• TASK DIRECTIONS: Copy out, exactly and with nothing else, the stretch of lines that starts at the line containing "Two cloud-compute providers, Vertex" and finishes at the end of the data.

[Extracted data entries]

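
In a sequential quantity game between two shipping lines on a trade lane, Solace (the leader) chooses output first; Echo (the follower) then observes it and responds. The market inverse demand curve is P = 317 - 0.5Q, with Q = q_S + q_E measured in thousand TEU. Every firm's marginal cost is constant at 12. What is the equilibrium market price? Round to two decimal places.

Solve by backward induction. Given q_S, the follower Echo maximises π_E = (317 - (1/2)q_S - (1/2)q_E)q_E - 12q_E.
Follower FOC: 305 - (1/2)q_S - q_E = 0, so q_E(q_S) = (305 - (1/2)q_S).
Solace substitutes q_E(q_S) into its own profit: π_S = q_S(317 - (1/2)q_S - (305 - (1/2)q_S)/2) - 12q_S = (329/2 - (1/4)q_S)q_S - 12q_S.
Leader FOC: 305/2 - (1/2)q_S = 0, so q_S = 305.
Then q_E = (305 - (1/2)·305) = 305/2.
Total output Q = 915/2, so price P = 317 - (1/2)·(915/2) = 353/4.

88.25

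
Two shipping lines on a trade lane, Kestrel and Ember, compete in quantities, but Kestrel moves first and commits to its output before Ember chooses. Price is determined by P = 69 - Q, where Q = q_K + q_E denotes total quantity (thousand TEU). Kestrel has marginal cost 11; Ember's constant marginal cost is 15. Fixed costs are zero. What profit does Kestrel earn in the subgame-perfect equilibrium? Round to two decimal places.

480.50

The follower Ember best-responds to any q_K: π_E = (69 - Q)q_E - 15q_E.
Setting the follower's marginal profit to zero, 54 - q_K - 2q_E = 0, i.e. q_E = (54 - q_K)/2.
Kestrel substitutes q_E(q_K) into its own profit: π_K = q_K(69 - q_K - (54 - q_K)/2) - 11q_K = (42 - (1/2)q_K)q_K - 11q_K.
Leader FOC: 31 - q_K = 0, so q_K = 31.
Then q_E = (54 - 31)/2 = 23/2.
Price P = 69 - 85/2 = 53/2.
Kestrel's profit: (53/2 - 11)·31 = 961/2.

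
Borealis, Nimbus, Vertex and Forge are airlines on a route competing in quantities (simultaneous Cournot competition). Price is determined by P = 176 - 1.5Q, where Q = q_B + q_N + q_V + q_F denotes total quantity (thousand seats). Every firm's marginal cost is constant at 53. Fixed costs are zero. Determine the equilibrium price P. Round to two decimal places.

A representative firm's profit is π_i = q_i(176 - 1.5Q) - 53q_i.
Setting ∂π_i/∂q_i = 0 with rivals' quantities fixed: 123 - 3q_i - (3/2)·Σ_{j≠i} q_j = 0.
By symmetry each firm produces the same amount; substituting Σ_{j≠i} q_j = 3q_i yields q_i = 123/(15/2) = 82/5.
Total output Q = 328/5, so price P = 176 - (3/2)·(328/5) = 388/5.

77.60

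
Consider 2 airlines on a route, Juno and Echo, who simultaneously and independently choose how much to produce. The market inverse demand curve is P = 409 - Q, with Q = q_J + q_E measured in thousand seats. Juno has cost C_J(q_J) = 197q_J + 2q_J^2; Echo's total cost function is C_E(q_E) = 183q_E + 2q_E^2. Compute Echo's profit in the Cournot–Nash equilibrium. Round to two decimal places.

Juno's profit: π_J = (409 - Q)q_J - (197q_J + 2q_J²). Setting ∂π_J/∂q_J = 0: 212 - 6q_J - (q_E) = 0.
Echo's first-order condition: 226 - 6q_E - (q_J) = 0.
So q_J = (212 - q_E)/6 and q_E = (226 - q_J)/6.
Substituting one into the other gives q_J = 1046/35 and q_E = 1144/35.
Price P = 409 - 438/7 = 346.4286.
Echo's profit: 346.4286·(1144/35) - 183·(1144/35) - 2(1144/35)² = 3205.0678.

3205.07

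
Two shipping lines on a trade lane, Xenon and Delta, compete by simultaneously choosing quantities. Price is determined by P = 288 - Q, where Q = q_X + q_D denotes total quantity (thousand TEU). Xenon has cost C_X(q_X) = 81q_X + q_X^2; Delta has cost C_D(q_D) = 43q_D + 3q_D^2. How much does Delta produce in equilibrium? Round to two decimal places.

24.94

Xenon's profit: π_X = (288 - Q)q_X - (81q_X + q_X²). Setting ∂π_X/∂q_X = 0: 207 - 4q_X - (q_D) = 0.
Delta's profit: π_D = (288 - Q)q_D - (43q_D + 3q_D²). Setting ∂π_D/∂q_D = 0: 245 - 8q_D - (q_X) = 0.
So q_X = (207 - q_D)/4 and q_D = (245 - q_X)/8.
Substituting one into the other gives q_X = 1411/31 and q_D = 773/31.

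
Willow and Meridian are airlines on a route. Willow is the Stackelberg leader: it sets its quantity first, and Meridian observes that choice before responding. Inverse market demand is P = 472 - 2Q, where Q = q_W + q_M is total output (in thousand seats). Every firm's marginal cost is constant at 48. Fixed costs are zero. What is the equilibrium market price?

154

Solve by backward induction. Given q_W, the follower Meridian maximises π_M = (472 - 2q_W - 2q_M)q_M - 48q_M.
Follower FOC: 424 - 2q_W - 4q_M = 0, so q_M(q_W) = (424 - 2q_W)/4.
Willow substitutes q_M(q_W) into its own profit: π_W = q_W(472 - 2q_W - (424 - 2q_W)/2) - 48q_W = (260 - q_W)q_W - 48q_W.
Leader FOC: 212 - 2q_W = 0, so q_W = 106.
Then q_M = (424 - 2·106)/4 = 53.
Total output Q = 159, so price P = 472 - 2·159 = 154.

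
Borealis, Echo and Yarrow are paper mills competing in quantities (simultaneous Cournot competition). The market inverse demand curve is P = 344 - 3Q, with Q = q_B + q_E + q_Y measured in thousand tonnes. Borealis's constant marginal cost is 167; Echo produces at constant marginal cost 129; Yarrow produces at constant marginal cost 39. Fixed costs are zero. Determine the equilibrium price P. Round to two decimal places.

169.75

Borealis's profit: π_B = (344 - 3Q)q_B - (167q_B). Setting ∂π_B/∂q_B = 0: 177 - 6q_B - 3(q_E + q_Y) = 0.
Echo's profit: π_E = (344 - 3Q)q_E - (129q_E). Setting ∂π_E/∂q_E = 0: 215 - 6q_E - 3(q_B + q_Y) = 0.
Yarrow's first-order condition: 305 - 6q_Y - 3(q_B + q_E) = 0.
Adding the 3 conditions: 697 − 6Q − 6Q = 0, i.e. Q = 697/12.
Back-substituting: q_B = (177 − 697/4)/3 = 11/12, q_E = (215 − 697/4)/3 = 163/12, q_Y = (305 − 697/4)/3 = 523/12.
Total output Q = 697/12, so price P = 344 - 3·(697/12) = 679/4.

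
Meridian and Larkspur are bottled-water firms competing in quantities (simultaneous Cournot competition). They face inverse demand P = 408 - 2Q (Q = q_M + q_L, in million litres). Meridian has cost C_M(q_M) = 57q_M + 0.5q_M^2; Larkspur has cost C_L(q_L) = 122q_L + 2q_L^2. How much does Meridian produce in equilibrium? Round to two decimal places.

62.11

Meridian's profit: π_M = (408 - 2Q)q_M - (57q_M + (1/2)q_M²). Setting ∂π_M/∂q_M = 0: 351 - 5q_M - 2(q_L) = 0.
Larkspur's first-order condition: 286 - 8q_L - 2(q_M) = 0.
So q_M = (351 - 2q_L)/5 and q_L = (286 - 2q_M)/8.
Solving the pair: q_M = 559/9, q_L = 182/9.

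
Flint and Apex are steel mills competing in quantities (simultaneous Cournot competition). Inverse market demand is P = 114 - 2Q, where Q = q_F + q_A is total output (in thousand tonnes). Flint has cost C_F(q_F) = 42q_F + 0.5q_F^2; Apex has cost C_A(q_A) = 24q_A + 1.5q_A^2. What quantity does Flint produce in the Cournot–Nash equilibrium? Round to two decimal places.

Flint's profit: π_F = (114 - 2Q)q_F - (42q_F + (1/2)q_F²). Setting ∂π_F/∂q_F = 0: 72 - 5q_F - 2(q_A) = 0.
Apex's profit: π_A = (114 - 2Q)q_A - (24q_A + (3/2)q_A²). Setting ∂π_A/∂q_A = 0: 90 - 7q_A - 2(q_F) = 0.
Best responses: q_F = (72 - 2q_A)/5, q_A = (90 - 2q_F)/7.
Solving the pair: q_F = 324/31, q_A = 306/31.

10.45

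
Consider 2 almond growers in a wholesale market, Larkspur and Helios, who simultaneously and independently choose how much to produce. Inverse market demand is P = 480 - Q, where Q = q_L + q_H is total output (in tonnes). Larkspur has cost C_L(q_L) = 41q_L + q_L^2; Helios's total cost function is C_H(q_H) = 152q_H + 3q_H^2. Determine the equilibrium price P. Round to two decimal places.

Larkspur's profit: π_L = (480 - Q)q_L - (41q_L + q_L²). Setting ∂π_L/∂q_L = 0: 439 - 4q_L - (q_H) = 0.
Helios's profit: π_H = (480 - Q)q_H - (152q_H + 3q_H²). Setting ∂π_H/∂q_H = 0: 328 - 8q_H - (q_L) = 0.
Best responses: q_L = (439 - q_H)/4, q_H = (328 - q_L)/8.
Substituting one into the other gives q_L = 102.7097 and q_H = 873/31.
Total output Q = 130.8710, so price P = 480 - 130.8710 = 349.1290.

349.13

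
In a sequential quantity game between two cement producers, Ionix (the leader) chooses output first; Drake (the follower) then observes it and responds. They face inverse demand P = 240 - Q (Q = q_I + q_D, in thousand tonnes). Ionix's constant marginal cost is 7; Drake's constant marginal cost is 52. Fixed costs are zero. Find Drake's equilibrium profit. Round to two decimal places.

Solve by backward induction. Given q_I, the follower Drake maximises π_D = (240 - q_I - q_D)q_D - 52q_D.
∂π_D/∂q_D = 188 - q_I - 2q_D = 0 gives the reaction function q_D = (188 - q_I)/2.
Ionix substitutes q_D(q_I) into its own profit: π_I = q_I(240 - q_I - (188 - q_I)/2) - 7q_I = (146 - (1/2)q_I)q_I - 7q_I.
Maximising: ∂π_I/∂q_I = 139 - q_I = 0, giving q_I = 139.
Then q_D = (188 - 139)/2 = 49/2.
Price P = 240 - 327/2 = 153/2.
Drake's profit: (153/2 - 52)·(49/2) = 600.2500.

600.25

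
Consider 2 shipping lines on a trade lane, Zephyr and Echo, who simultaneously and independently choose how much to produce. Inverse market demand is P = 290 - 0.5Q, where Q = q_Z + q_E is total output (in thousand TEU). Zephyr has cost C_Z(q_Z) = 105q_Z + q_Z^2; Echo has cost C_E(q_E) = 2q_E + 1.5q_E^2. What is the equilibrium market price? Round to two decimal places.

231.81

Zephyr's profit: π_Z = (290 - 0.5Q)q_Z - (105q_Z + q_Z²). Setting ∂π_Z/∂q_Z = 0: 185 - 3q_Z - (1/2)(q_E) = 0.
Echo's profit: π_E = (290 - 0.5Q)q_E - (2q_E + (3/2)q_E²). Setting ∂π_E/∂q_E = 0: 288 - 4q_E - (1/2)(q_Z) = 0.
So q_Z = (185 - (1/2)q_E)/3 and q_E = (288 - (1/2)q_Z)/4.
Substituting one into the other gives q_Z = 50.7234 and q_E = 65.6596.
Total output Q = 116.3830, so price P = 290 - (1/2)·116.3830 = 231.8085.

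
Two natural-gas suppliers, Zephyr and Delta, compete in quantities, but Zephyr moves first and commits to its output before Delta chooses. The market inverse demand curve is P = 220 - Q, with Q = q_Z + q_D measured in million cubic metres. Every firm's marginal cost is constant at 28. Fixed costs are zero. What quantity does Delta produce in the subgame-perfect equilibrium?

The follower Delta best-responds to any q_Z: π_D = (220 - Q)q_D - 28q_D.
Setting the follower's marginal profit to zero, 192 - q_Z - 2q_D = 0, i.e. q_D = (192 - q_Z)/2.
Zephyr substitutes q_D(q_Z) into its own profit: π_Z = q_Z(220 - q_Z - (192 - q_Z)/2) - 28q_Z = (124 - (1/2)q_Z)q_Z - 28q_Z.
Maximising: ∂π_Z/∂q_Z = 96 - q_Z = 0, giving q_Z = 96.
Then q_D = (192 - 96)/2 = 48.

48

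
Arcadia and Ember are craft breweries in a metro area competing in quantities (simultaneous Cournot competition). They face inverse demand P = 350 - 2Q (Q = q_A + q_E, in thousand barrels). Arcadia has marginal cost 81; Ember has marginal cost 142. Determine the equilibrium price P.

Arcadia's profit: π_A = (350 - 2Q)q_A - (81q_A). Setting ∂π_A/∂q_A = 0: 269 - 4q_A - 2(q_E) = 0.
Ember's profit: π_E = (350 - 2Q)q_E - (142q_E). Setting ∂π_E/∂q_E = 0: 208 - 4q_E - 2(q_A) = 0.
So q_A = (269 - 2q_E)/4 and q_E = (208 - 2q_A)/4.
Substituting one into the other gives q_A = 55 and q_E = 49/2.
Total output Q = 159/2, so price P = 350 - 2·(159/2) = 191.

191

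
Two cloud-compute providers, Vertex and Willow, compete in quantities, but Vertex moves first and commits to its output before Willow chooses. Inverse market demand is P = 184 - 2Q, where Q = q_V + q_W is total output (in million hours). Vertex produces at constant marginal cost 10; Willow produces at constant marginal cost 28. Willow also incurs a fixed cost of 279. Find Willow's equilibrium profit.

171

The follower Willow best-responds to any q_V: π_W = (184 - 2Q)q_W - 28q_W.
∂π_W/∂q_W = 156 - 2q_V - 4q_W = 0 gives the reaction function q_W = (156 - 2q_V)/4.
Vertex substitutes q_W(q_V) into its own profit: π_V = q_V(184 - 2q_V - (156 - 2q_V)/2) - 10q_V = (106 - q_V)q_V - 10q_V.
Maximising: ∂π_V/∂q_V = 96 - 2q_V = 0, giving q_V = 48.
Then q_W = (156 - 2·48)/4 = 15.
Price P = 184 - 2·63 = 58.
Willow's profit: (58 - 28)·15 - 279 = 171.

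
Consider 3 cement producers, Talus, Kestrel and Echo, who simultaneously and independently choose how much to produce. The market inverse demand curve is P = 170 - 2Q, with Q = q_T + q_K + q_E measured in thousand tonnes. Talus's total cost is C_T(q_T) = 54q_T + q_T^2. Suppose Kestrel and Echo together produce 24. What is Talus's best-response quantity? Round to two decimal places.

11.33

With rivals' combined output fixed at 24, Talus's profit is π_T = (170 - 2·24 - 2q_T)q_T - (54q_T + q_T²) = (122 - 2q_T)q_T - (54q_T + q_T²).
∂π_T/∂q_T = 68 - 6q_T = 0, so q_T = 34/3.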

• RESULT OF THIS TASK:
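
Two cloud-compute providers, Vertex and Willow, compete in quantities, but Vertex moves first and commits to its output before Willow chooses. Inverse market demand is P = 184 - 2Q, where Q = q_V + q_W is total output (in million hours). Vertex produces at constant marginal cost 10; Willow produces at constant marginal cost 28. Willow also incurs a fixed cost of 279. Find Willow's equilibrium profit.

171

The follower Willow best-responds to any q_V: π_W = (184 - 2Q)q_W - 28q_W.
∂π_W/∂q_W = 156 - 2q_V - 4q_W = 0 gives the reaction function q_W = (156 - 2q_V)/4.
Vertex substitutes q_W(q_V) into its own profit: π_V = q_V(184 - 2q_V - (156 - 2q_V)/2) - 10q_V = (106 - q_V)q_V - 10q_V.
Maximising: ∂π_V/∂q_V = 96 - 2q_V = 0, giving q_V = 48.
Then q_W = (156 - 2·48)/4 = 15.
Price P = 184 - 2·63 = 58.
Willow's profit: (58 - 28)·15 - 279 = 171.

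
Consider 3 cement producers, Talus, Kestrel and Echo, who simultaneously and independently choose how much to produce. The market inverse demand curve is P = 170 - 2Q, with Q = q_T + q_K + q_E measured in thousand tonnes. Talus's total cost is C_T(q_T) = 54q_T + q_T^2. Suppose Kestrel and Echo together produce 24. What is Talus's best-response quantity? Round to two decimal places.

11.33

With rivals' combined output fixed at 24, Talus's profit is π_T = (170 - 2·24 - 2q_T)q_T - (54q_T + q_T²) = (122 - 2q_T)q_T - (54q_T + q_T²).
∂π_T/∂q_T = 68 - 6q_T = 0, so q_T = 34/3.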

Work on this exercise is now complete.